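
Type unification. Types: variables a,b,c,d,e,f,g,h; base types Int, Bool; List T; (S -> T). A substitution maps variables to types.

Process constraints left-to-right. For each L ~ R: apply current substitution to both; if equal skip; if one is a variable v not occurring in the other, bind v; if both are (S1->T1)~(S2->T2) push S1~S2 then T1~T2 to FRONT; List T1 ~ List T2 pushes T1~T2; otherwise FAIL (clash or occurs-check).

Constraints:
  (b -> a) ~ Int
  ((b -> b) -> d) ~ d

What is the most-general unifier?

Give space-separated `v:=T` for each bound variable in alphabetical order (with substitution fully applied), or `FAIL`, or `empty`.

step 1: unify (b -> a) ~ Int  [subst: {-} | 1 pending]
  clash: (b -> a) vs Int

Answer: FAIL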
************
Activity: Copy each line of the data above exactly as it appears.

Task response:
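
Type unification. Types: variables a,b,c,d,e,f,g,h; base types Int, Bool; List T; (S -> T). A substitution maps variables to types.

Process constraints left-to-right. For each L ~ R: apply current substitution to both; if equal skip; if one is a variable v not occurring in the other, bind v; if both are (S1->T1)~(S2->T2) push S1~S2 then T1~T2 to FRONT; List T1 ~ List T2 pushes T1~T2; otherwise FAIL (clash or occurs-check).

Constraints:
  (b -> a) ~ Int
  ((b -> b) -> d) ~ d

What is the most-general unifier?

Give space-separated `v:=T` for each bound variable in alphabetical order (with substitution fully applied), or `FAIL`, or `empty`.

step 1: unify (b -> a) ~ Int  [subst: {-} | 1 pending]
  clash: (b -> a) vs Int

Answer: FAIL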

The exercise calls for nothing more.